> **Your assignment**
Take the line that contains "Compute the high-ability" as the first line and the final line of the records as the last; return exactly those lines and the lines between.

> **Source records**
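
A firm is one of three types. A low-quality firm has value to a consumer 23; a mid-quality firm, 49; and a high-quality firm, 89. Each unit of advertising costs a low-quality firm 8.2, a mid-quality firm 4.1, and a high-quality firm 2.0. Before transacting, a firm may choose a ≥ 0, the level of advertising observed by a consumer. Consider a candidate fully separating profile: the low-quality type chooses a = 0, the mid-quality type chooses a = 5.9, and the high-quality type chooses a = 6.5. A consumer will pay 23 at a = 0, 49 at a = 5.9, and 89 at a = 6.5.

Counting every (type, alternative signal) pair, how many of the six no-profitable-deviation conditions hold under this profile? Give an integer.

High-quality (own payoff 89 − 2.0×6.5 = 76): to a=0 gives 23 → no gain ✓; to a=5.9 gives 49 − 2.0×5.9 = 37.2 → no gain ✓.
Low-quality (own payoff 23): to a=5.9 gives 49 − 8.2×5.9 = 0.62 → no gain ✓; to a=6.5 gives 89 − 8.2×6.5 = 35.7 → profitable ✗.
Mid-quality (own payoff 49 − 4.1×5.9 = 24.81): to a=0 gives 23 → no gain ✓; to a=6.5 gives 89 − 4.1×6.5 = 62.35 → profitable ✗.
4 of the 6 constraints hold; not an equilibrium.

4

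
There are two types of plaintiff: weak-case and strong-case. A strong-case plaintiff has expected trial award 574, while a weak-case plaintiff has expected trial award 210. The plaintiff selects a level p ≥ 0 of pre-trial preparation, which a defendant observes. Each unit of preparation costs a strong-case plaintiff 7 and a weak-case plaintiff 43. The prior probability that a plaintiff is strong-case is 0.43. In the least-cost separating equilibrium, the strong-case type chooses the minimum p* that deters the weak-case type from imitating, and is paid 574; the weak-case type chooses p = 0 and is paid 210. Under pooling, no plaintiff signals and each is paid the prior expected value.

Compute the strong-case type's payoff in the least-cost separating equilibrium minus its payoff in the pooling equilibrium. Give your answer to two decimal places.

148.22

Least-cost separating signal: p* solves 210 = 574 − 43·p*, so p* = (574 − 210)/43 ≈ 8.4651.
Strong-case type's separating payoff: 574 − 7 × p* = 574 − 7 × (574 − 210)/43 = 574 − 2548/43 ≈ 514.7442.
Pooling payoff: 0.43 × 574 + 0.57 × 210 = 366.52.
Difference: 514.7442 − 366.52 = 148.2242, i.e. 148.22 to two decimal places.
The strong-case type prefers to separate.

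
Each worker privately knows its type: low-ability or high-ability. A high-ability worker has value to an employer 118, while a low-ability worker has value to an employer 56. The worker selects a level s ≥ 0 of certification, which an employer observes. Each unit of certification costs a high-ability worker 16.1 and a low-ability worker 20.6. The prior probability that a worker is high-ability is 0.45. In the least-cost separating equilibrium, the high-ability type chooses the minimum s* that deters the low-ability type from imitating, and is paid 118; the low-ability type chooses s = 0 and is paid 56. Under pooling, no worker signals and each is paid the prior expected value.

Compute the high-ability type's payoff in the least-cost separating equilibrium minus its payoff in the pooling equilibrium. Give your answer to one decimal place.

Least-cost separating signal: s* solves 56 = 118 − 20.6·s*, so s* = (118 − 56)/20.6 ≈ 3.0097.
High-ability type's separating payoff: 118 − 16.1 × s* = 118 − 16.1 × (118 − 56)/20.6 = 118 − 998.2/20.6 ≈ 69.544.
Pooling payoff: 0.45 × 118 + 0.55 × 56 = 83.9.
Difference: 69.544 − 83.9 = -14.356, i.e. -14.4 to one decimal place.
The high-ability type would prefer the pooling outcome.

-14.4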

> **Result of this exercise**
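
Compute the high-ability type's payoff in the least-cost separating equilibrium minus its payoff in the pooling equilibrium. Give your answer to one decimal place.

Least-cost separating signal: s* solves 56 = 118 − 20.6·s*, so s* = (118 − 56)/20.6 ≈ 3.0097.
High-ability type's separating payoff: 118 − 16.1 × s* = 118 − 16.1 × (118 − 56)/20.6 = 118 − 998.2/20.6 ≈ 69.544.
Pooling payoff: 0.45 × 118 + 0.55 × 56 = 83.9.
Difference: 69.544 − 83.9 = -14.356, i.e. -14.4 to one decimal place.
The high-ability type would prefer the pooling outcome.

-14.4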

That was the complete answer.